- _To do_: Please return the entries, omitting and altering nothing.

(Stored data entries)
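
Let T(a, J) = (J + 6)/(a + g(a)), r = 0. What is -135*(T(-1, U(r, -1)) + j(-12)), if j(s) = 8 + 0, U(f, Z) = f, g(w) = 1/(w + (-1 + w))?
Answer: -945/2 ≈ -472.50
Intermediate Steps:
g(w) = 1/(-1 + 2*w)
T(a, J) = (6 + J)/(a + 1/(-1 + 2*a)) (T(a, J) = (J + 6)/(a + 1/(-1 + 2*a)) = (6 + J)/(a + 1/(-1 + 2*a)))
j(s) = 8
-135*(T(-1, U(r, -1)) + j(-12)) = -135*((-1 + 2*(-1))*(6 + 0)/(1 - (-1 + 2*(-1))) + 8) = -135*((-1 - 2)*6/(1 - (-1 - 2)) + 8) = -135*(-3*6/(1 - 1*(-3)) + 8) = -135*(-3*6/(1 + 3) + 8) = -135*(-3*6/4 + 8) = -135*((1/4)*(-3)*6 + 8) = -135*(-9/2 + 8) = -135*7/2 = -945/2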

- _Task output_:
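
Let T(a, J) = (J + 6)/(a + g(a)), r = 0. What is -135*(T(-1, U(r, -1)) + j(-12)), if j(s) = 8 + 0, U(f, Z) = f, g(w) = 1/(w + (-1 + w))?
Answer: -945/2 ≈ -472.50
Intermediate Steps:
g(w) = 1/(-1 + 2*w)
T(a, J) = (6 + J)/(a + 1/(-1 + 2*a)) (T(a, J) = (J + 6)/(a + 1/(-1 + 2*a)) = (6 + J)/(a + 1/(-1 + 2*a)))
j(s) = 8
-135*(T(-1, U(r, -1)) + j(-12)) = -135*((-1 + 2*(-1))*(6 + 0)/(1 - (-1 + 2*(-1))) + 8) = -135*((-1 - 2)*6/(1 - (-1 - 2)) + 8) = -135*(-3*6/(1 - 1*(-3)) + 8) = -135*(-3*6/(1 + 3) + 8) = -135*(-3*6/4 + 8) = -135*((1/4)*(-3)*6 + 8) = -135*(-9/2 + 8) = -135*7/2 = -945/2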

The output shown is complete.